═══ DATA

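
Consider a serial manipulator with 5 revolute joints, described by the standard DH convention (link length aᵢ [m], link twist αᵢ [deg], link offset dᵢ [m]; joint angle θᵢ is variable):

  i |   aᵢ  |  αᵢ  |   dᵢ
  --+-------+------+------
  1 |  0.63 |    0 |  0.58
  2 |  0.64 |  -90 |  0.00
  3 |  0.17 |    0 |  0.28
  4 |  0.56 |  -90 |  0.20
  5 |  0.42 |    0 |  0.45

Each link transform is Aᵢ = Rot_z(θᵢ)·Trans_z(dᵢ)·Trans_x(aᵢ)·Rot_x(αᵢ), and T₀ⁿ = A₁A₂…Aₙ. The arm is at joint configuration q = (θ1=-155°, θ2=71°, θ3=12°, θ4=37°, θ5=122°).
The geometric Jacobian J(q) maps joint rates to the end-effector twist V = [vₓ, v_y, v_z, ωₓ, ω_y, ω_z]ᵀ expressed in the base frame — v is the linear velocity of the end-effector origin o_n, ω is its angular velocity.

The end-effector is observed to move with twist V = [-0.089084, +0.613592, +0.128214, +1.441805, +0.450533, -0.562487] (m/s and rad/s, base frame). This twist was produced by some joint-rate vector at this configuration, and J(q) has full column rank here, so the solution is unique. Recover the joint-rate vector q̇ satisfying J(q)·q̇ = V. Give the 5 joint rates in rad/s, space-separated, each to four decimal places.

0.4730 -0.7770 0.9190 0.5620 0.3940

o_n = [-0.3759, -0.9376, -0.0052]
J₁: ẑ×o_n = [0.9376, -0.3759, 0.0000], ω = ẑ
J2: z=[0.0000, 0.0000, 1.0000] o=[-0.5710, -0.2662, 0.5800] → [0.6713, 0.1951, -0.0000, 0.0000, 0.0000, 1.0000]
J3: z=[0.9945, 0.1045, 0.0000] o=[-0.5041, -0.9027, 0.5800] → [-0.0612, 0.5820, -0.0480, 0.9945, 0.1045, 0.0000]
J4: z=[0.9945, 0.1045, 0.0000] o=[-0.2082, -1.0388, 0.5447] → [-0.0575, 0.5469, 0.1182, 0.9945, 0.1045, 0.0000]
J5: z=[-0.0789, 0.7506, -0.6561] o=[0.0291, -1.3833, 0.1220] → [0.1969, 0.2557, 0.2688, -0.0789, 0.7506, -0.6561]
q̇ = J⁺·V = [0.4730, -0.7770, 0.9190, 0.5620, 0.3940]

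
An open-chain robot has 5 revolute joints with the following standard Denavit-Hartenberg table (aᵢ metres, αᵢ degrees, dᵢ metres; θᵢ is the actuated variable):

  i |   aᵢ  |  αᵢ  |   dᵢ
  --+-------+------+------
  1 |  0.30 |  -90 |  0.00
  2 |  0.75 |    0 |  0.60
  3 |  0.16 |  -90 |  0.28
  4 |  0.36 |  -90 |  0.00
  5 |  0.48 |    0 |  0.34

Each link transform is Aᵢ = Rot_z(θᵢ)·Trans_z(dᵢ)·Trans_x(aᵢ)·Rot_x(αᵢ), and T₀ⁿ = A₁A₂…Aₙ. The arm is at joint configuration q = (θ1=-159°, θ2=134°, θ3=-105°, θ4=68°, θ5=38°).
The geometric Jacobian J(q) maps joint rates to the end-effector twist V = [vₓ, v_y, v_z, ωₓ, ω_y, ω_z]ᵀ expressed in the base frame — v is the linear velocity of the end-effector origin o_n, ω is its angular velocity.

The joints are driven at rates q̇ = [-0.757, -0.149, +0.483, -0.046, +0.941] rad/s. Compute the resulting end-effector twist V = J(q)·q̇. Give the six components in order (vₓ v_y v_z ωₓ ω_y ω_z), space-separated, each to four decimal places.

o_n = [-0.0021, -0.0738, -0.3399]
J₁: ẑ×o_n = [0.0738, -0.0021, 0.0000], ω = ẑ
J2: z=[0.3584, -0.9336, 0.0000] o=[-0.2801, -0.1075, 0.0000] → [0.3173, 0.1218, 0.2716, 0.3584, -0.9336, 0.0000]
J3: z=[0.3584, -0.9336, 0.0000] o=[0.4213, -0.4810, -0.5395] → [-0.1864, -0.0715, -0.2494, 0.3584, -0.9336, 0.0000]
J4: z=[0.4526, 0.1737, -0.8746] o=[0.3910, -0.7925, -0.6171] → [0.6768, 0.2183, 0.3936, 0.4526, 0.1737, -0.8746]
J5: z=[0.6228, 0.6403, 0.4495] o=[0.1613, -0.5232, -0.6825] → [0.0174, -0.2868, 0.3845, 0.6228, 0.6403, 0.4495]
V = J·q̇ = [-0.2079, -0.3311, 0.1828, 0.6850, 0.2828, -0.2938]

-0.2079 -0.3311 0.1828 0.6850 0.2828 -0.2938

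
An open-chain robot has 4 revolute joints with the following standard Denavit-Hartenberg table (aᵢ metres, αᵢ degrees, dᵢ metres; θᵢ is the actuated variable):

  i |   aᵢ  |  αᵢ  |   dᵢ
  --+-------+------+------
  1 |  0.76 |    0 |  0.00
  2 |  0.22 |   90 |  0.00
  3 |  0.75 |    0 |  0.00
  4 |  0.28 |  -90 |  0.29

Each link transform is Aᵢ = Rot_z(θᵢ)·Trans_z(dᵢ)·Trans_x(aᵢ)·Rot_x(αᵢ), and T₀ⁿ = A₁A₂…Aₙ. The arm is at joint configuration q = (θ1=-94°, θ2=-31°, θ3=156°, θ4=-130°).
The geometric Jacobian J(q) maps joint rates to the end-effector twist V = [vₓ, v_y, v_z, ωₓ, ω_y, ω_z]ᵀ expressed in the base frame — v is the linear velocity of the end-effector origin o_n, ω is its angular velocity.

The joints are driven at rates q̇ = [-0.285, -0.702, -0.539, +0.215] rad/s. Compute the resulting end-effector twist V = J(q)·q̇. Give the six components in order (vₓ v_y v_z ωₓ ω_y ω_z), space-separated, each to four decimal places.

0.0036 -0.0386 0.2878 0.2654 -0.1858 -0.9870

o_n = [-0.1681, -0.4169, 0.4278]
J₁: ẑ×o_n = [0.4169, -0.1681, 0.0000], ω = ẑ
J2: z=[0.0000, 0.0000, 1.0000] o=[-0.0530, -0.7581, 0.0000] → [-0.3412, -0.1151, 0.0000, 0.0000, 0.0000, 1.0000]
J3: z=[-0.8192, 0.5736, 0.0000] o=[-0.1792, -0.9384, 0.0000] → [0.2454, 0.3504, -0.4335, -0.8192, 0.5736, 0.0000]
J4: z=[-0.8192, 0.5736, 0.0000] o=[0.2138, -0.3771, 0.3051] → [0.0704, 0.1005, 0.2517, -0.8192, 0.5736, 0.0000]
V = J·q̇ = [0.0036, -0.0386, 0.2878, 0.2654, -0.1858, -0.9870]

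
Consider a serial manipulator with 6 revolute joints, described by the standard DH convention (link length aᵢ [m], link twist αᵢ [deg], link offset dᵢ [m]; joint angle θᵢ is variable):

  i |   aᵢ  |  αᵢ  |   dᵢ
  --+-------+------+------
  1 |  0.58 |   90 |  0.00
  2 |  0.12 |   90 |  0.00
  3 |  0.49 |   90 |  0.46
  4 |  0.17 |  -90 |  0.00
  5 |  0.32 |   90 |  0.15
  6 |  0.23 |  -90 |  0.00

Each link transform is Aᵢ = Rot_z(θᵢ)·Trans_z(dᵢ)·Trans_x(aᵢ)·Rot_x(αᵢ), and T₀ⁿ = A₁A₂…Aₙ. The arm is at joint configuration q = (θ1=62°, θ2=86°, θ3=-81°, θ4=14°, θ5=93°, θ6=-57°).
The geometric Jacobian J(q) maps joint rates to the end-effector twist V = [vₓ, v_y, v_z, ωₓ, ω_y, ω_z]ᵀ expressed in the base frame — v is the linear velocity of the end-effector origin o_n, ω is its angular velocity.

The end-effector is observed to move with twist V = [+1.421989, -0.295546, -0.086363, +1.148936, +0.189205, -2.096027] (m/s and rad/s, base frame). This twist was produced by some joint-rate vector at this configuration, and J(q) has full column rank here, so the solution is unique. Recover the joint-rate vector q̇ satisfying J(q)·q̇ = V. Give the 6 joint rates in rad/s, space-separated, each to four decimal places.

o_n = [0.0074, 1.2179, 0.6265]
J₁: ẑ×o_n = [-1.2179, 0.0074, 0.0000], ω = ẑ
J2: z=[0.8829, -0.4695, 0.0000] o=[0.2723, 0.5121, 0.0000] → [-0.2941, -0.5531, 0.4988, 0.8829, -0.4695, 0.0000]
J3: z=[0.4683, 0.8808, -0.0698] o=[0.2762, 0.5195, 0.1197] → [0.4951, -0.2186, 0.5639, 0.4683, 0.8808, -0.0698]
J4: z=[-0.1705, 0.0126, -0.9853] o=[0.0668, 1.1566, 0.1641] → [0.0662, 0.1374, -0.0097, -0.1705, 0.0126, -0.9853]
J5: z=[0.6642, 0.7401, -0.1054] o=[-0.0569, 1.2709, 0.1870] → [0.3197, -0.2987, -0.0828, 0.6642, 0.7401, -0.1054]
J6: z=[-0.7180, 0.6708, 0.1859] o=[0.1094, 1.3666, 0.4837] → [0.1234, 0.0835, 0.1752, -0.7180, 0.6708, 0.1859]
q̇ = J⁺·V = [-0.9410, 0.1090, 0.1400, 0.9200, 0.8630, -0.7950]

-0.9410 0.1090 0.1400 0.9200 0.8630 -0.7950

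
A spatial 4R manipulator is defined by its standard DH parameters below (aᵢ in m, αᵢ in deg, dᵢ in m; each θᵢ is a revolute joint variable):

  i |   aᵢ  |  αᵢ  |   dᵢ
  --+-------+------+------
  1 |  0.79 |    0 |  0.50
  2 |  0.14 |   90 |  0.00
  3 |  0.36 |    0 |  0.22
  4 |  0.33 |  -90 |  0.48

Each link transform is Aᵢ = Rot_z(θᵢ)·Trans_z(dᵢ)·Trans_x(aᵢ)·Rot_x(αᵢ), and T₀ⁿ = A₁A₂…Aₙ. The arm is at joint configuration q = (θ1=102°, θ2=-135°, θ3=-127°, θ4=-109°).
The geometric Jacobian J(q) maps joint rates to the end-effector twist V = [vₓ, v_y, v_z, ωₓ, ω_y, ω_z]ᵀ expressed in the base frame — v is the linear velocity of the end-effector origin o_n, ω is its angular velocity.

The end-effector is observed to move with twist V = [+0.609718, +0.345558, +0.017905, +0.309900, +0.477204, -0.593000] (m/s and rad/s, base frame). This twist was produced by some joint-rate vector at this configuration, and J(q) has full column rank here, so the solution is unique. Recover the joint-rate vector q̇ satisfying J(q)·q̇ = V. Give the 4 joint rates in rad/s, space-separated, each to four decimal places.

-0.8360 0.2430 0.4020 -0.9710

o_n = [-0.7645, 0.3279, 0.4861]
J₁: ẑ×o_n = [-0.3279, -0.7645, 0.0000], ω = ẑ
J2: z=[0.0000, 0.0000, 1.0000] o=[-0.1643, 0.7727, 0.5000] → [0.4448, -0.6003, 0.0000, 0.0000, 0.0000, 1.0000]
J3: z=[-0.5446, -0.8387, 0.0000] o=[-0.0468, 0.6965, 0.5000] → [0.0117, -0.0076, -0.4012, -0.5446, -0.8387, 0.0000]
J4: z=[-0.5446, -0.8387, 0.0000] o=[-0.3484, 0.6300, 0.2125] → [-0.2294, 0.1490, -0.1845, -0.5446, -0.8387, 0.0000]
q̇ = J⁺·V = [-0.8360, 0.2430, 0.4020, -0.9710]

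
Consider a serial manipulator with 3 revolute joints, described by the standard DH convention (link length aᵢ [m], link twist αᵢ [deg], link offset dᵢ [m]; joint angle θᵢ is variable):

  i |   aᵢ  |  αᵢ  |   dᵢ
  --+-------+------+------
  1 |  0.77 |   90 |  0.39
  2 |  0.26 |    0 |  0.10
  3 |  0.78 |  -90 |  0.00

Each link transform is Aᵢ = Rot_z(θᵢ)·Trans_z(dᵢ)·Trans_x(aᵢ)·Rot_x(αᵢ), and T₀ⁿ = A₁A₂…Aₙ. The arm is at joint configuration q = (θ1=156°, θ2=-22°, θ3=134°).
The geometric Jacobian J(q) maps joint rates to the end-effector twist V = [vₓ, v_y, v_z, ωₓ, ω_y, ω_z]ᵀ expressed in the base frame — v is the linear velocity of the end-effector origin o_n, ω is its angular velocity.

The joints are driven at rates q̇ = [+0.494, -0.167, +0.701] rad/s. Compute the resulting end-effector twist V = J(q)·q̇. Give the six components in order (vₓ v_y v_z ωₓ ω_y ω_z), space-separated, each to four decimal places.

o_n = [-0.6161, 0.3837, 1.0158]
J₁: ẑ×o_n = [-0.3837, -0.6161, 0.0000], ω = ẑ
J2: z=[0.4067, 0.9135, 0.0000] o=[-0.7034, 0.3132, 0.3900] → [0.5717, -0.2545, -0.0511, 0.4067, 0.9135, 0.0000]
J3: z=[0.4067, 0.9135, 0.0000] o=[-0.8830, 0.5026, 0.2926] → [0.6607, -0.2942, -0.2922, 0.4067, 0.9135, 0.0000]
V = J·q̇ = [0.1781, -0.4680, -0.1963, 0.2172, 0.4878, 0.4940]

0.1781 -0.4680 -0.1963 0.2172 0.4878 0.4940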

══════

_TASK TO COMPLETE_. Could you filter the material above and copy each line that holds the word "angle"?

_OUTPUT FOR THIS TASK_.
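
Consider a serial manipulator with 5 revolute joints, described by the standard DH convention (link length aᵢ [m], link twist αᵢ [deg], link offset dᵢ [m]; joint angle θᵢ is variable):
Consider a serial manipulator with 6 revolute joints, described by the standard DH convention (link length aᵢ [m], link twist αᵢ [deg], link offset dᵢ [m]; joint angle θᵢ is variable):
Consider a serial manipulator with 3 revolute joints, described by the standard DH convention (link length aᵢ [m], link twist αᵢ [deg], link offset dᵢ [m]; joint angle θᵢ is variable):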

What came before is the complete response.